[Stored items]
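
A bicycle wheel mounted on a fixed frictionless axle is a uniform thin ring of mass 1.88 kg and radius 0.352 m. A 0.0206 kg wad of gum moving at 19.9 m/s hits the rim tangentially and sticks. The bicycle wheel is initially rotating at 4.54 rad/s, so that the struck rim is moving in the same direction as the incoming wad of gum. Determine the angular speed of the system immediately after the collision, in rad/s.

About the axle the impulsive forces during the collision are internal, so angular momentum about that axis is conserved.
I_p = (1.88)(0.352)² = 0.2329 kg·m². Taking the sense of the wad of gum's angular momentum as positive, L_{wad} = m v R = (0.0206)(19.9)(0.352) = 0.1443 kg·m²/s.
L_i = +I_p ω_p + m v R = +(0.2329)(4.54) + 0.1443 = 1.202 kg·m²/s.
After sticking, I_f = I_p + m R² = 0.2329 + (0.0206)(0.352)² = 0.2355 kg·m².
ω_f = L_i / I_f = 1.202 / 0.2355 = 5.104 rad/s.

|ω_f| ≈ 5.10 rad/s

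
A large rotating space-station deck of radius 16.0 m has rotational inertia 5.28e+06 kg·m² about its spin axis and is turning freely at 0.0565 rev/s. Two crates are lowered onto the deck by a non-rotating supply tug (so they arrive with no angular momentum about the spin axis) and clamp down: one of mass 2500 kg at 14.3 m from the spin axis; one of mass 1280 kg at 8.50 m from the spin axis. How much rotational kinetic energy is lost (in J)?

energy lost ≈ 34100 J

The added mass arrives with no angular momentum about the spin axis, and any external torque about the spin axis is negligible, so the system's angular momentum is conserved.
Added inertia Σmr² = (2500)(14.3)² + (1280)(8.50)² = 6.037e+05 kg·m²; I_f = 5.280e+06 + 6.037e+05 = 5.884e+06 kg·m².
ω_f = I_p ω_i / I_f = (5.280e+06)(0.0565) / 5.884e+06 = 0.05070 rev/s.
KE_i = ½(5.280e+06)(0.3550 rad/s)² = 3.327e+05 J; KE_f = ½(5.884e+06)(0.3186)² = 2.986e+05 J.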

What is required: Return each record exactly as given.

Task solution:
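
A bicycle wheel mounted on a fixed frictionless axle is a uniform thin ring of mass 1.88 kg and radius 0.352 m. A 0.0206 kg wad of gum moving at 19.9 m/s hits the rim tangentially and sticks. The bicycle wheel is initially rotating at 4.54 rad/s, so that the struck rim is moving in the same direction as the incoming wad of gum. Determine the angular speed of the system immediately after the collision, in rad/s.

About the axle the impulsive forces during the collision are internal, so angular momentum about that axis is conserved.
I_p = (1.88)(0.352)² = 0.2329 kg·m². Taking the sense of the wad of gum's angular momentum as positive, L_{wad} = m v R = (0.0206)(19.9)(0.352) = 0.1443 kg·m²/s.
L_i = +I_p ω_p + m v R = +(0.2329)(4.54) + 0.1443 = 1.202 kg·m²/s.
After sticking, I_f = I_p + m R² = 0.2329 + (0.0206)(0.352)² = 0.2355 kg·m².
ω_f = L_i / I_f = 1.202 / 0.2355 = 5.104 rad/s.

|ω_f| ≈ 5.10 rad/s

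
A large rotating space-station deck of radius 16.0 m has rotational inertia 5.28e+06 kg·m² about its spin axis and is turning freely at 0.0565 rev/s. Two crates are lowered onto the deck by a non-rotating supply tug (so they arrive with no angular momentum about the spin axis) and clamp down: one of mass 2500 kg at 14.3 m from the spin axis; one of mass 1280 kg at 8.50 m from the spin axis. How much rotational kinetic energy is lost (in J)?

energy lost ≈ 34100 J

The added mass arrives with no angular momentum about the spin axis, and any external torque about the spin axis is negligible, so the system's angular momentum is conserved.
Added inertia Σmr² = (2500)(14.3)² + (1280)(8.50)² = 6.037e+05 kg·m²; I_f = 5.280e+06 + 6.037e+05 = 5.884e+06 kg·m².
ω_f = I_p ω_i / I_f = (5.280e+06)(0.0565) / 5.884e+06 = 0.05070 rev/s.
KE_i = ½(5.280e+06)(0.3550 rad/s)² = 3.327e+05 J; KE_f = ½(5.884e+06)(0.3186)² = 2.986e+05 J.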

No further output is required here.